* _TASK BRIEF_
When you reach the line containing "Run the extended" in the records below, start copying exactly, and stop once you have copied the line containing "Let (x₁, y₁)".

----

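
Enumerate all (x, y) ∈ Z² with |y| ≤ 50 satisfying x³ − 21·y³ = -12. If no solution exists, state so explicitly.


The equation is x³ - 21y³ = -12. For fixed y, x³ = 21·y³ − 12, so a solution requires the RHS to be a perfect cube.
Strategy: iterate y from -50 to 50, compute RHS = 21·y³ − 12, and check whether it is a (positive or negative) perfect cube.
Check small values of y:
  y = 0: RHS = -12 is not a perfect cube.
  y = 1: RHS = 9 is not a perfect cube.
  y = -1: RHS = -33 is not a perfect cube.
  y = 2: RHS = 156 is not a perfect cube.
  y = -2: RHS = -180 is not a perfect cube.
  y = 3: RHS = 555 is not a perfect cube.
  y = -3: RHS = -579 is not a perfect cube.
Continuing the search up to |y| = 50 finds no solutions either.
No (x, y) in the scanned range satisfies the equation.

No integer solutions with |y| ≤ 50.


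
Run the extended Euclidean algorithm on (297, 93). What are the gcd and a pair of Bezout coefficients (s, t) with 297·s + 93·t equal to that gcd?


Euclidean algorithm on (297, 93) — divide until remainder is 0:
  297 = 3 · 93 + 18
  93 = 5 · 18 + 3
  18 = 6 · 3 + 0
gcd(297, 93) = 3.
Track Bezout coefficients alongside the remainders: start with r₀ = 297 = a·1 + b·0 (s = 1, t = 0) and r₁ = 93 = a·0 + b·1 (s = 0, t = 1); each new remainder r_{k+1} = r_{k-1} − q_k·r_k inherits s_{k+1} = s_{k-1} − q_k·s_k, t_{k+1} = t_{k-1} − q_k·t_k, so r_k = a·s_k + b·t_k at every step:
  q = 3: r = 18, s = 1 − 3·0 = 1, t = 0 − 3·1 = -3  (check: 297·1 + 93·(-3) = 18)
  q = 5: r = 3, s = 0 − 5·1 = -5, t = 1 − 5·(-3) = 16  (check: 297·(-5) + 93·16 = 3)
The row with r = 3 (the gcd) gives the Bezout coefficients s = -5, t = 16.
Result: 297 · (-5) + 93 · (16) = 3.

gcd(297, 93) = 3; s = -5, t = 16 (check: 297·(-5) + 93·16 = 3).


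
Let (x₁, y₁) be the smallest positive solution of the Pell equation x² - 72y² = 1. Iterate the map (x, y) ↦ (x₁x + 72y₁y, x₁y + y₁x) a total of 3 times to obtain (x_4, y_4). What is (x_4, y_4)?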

----

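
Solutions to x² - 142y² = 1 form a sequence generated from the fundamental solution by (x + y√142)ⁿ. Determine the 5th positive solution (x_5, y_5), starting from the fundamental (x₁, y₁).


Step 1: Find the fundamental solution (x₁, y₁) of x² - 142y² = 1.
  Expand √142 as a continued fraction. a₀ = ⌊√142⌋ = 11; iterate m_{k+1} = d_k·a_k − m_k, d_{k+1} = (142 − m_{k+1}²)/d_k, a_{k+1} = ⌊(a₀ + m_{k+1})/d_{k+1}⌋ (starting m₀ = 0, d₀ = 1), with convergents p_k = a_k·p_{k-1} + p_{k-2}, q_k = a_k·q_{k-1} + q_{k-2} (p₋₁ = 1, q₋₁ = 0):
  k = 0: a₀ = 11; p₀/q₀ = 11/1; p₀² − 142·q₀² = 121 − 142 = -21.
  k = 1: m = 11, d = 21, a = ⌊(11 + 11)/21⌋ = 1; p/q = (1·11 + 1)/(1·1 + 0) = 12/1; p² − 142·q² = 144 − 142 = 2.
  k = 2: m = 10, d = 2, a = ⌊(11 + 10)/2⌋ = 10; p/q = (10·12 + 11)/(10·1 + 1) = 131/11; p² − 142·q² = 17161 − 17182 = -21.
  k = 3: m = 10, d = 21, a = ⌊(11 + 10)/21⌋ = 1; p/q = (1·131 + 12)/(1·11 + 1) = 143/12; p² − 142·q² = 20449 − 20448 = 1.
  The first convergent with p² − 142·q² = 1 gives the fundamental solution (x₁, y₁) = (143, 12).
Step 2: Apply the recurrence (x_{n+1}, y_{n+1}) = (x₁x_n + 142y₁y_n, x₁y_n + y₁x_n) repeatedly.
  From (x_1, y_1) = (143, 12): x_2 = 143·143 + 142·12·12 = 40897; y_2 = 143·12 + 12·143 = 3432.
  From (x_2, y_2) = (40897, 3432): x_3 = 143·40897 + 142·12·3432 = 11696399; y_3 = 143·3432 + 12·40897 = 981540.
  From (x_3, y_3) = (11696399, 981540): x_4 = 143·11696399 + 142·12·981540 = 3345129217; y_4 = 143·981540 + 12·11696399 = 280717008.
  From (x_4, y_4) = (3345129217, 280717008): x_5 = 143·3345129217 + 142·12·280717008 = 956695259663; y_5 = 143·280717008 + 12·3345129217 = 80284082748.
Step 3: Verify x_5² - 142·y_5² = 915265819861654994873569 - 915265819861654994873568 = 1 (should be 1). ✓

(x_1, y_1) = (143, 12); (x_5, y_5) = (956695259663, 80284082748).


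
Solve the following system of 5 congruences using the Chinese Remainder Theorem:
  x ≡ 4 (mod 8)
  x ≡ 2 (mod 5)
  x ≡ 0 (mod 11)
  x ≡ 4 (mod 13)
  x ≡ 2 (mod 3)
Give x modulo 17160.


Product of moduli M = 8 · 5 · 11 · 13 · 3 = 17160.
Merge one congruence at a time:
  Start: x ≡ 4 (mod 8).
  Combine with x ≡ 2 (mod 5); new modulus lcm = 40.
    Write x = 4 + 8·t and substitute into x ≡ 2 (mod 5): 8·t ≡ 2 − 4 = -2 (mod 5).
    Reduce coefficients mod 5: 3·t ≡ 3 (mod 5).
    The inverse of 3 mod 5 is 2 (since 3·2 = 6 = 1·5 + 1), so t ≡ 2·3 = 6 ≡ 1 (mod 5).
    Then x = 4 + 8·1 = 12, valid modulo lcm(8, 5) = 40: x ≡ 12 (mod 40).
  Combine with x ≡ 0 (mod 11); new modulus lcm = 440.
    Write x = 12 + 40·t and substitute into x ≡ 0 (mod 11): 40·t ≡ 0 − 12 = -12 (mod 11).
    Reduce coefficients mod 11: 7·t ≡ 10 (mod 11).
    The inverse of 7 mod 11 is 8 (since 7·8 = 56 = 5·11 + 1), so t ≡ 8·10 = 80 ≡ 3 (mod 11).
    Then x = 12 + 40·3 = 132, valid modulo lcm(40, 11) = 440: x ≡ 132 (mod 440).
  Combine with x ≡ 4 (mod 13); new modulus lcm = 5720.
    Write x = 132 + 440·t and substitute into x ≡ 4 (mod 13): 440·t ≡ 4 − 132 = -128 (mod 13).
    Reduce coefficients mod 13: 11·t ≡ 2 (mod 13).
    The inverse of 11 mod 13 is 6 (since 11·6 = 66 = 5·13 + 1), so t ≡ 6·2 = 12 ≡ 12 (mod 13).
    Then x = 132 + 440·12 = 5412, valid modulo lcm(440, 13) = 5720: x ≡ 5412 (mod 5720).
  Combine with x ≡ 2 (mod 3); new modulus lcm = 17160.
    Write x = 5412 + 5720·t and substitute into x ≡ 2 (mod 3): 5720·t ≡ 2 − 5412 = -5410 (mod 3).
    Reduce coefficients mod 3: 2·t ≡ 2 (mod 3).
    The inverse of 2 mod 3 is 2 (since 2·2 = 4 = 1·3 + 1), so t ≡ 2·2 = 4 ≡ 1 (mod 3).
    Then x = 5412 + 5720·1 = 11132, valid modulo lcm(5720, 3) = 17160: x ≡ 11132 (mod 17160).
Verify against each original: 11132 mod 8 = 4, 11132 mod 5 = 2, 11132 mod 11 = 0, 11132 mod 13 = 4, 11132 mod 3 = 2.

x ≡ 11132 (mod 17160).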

----

* _EXERCISE SOLUTION_
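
Run the extended Euclidean algorithm on (297, 93). What are the gcd and a pair of Bezout coefficients (s, t) with 297·s + 93·t equal to that gcd?


Euclidean algorithm on (297, 93) — divide until remainder is 0:
  297 = 3 · 93 + 18
  93 = 5 · 18 + 3
  18 = 6 · 3 + 0
gcd(297, 93) = 3.
Track Bezout coefficients alongside the remainders: start with r₀ = 297 = a·1 + b·0 (s = 1, t = 0) and r₁ = 93 = a·0 + b·1 (s = 0, t = 1); each new remainder r_{k+1} = r_{k-1} − q_k·r_k inherits s_{k+1} = s_{k-1} − q_k·s_k, t_{k+1} = t_{k-1} − q_k·t_k, so r_k = a·s_k + b·t_k at every step:
  q = 3: r = 18, s = 1 − 3·0 = 1, t = 0 − 3·1 = -3  (check: 297·1 + 93·(-3) = 18)
  q = 5: r = 3, s = 0 − 5·1 = -5, t = 1 − 5·(-3) = 16  (check: 297·(-5) + 93·16 = 3)
The row with r = 3 (the gcd) gives the Bezout coefficients s = -5, t = 16.
Result: 297 · (-5) + 93 · (16) = 3.

gcd(297, 93) = 3; s = -5, t = 16 (check: 297·(-5) + 93·16 = 3).


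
Let (x₁, y₁) be the smallest positive solution of the Pell equation x² - 72y² = 1. Iterate the map (x, y) ↦ (x₁x + 72y₁y, x₁y + y₁x) a total of 3 times to obtain (x_4, y_4). What is (x_4, y_4)?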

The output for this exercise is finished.